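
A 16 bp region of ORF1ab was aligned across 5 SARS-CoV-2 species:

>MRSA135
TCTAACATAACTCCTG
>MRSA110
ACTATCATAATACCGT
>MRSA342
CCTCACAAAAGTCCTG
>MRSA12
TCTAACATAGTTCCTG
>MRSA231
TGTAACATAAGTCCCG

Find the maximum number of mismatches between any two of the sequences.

8

Pairwise Hamming distances:
  MRSA135 vs MRSA110: 6
  MRSA135 vs MRSA342: 4
  MRSA135 vs MRSA12: 2
  MRSA135 vs MRSA231: 3
  MRSA110 vs MRSA342: 8
  MRSA110 vs MRSA12: 6
  MRSA110 vs MRSA231: 7
  MRSA342 vs MRSA12: 5
  MRSA342 vs MRSA231: 5
  MRSA12 vs MRSA231: 4
The largest is 8, between MRSA110 and MRSA342.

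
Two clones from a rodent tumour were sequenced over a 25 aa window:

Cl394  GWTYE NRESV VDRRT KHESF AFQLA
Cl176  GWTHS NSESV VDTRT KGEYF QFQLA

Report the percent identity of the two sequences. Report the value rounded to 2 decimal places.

Differing sites — 4:Y/H; 5:E/S; 7:R/S; 13:R/T; 17:H/G; 19:S/Y; 21:A/Q.
18 of the 25 sites match, so the percent identity is 18/25 × 100 = 72.00%.

72.00%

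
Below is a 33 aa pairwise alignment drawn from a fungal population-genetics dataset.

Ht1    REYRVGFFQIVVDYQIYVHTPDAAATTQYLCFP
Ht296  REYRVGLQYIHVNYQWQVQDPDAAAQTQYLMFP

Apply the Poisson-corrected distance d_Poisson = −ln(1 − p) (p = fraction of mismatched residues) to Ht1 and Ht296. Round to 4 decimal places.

Mismatches occur at site 7 (F→L), site 8 (F→Q), site 9 (Q→Y), site 11 (V→H), site 13 (D→N), site 16 (I→W), site 17 (Y→Q), site 19 (H→Q), site 20 (T→D), site 26 (T→Q), site 31 (C→M).
p = 11/33 = 0.333333.
d = −ln(1 − 0.333333) = −ln(0.666667) = 0.4055.

0.4055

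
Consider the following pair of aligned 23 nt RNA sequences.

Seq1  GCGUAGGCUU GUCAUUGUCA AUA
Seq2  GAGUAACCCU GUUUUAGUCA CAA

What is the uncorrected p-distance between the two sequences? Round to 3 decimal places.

Mismatches occur at site 2 (C↔A), site 6 (G↔A), site 7 (G↔C), site 9 (U↔C), site 13 (C↔U), site 14 (A↔U), site 16 (U↔A), site 21 (A↔C), site 22 (U↔A).
There are 9 differences over 23 sites, so p = 9/23 = 0.391.

0.391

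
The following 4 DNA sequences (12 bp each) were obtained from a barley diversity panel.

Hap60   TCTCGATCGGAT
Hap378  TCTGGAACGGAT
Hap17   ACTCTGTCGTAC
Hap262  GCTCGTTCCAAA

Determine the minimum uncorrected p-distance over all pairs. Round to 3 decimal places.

Pairwise Hamming distances:
  Hap60 vs Hap378: 2
  Hap60 vs Hap17: 5
  Hap60 vs Hap262: 5
  Hap378 vs Hap17: 7
  Hap378 vs Hap262: 7
  Hap17 vs Hap262: 6
The smallest is 2 mismatches, between Hap60 and Hap378; p = 2/12 = 0.167.

0.167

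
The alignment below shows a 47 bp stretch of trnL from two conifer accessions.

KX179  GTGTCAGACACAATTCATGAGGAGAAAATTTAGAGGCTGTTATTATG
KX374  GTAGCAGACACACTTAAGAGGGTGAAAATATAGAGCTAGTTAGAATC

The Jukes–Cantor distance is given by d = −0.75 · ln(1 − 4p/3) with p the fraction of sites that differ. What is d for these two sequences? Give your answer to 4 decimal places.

Mismatches occur at site 3 (G/A), site 4 (T/G), site 13 (A/C), site 16 (C/A), site 18 (T/G), site 19 (G/A), site 20 (A/G), site 23 (A/T), site 30 (T/A), site 36 (G/C), site 37 (C/T), site 38 (T/A), site 43 (T/G), site 44 (T/A), site 47 (G/C).
p = 15/47 = 0.319149.
d = −0.75 · ln(1 − (4/3)·0.319149) = −0.75 · ln(0.574468) = −0.75 · (-0.554311) = 0.4157.

0.4157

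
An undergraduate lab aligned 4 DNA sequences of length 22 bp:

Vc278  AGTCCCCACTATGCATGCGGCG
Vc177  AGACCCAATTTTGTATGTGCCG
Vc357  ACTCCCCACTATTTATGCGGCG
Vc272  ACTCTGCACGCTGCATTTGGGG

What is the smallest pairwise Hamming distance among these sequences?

Pairwise Hamming distances:
  Vc278 vs Vc177: 7
  Vc278 vs Vc357: 3
  Vc278 vs Vc272: 8
  Vc177 vs Vc357: 8
  Vc177 vs Vc272: 12
  Vc357 vs Vc272: 9
The smallest is 3, between Vc278 and Vc357.

3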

+++++

Set down the lines of the records exactly, from the first one through the line containing "TGTAACATAAGTCCCG", and add nothing else.

§ **COMPLETED EXERCISE**
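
A 16 bp region of ORF1ab was aligned across 5 SARS-CoV-2 species:

>MRSA135
TCTAACATAACTCCTG
>MRSA110
ACTATCATAATACCGT
>MRSA342
CCTCACAAAAGTCCTG
>MRSA12
TCTAACATAGTTCCTG
>MRSA231
TGTAACATAAGTCCCG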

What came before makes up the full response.